#### Task description
Each record must be printed again exactly as given.

▬▬▬

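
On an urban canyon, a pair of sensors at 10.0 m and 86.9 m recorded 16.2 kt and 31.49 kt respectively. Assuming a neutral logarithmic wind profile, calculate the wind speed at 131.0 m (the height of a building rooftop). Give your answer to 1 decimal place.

Log law: V ∝ ln(z/z₀). From the pair, with r = V₁/V₂ = 0.51445,
ln z₀ = (ln z₁ − r·ln z₂)/(1 − r) = (2.3026 − 0.51445×4.4648)/0.48555 = 0.0117 → z₀ = 1.012 m
V₃ = V₁ · ln(z₃/z₀)/ln(z₁/z₀) = 16.2 × 4.8635/2.2909 = 34.3925 kt

34.4 kt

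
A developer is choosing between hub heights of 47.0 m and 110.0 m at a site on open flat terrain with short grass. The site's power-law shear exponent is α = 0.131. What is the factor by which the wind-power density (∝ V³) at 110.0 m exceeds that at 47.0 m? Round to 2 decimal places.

Speed ratio: V_B/V_A = (z_B/z_A)^α = (110.0/47.0)^0.131 = (2.3404)^0.131 = 1.11783
Power-density ratio: P_B/P_A = (V_B/V_A)³ = (1.11783)³ = 1.39680

1.40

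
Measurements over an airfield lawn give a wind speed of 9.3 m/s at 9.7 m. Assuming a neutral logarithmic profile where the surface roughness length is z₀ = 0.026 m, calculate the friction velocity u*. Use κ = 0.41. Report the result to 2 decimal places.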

▬▬▬

#### Answer to this task
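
On an urban canyon, a pair of sensors at 10.0 m and 86.9 m recorded 16.2 kt and 31.49 kt respectively. Assuming a neutral logarithmic wind profile, calculate the wind speed at 131.0 m (the height of a building rooftop). Give your answer to 1 decimal place.

Log law: V ∝ ln(z/z₀). From the pair, with r = V₁/V₂ = 0.51445,
ln z₀ = (ln z₁ − r·ln z₂)/(1 − r) = (2.3026 − 0.51445×4.4648)/0.48555 = 0.0117 → z₀ = 1.012 m
V₃ = V₁ · ln(z₃/z₀)/ln(z₁/z₀) = 16.2 × 4.8635/2.2909 = 34.3925 kt

34.4 kt

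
A developer is choosing between hub heights of 47.0 m and 110.0 m at a site on open flat terrain with short grass. The site's power-law shear exponent is α = 0.131. What is the factor by which the wind-power density (∝ V³) at 110.0 m exceeds that at 47.0 m? Round to 2 decimal places.

Speed ratio: V_B/V_A = (z_B/z_A)^α = (110.0/47.0)^0.131 = (2.3404)^0.131 = 1.11783
Power-density ratio: P_B/P_A = (V_B/V_A)³ = (1.11783)³ = 1.39680

1.40

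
Measurements over an airfield lawn give a wind speed of 9.3 m/s at 9.7 m. Assuming a neutral logarithmic profile where the surface roughness length is z₀ = 0.026 m, calculate the friction velocity u*. Use κ = 0.41. Report the result to 2 decimal places.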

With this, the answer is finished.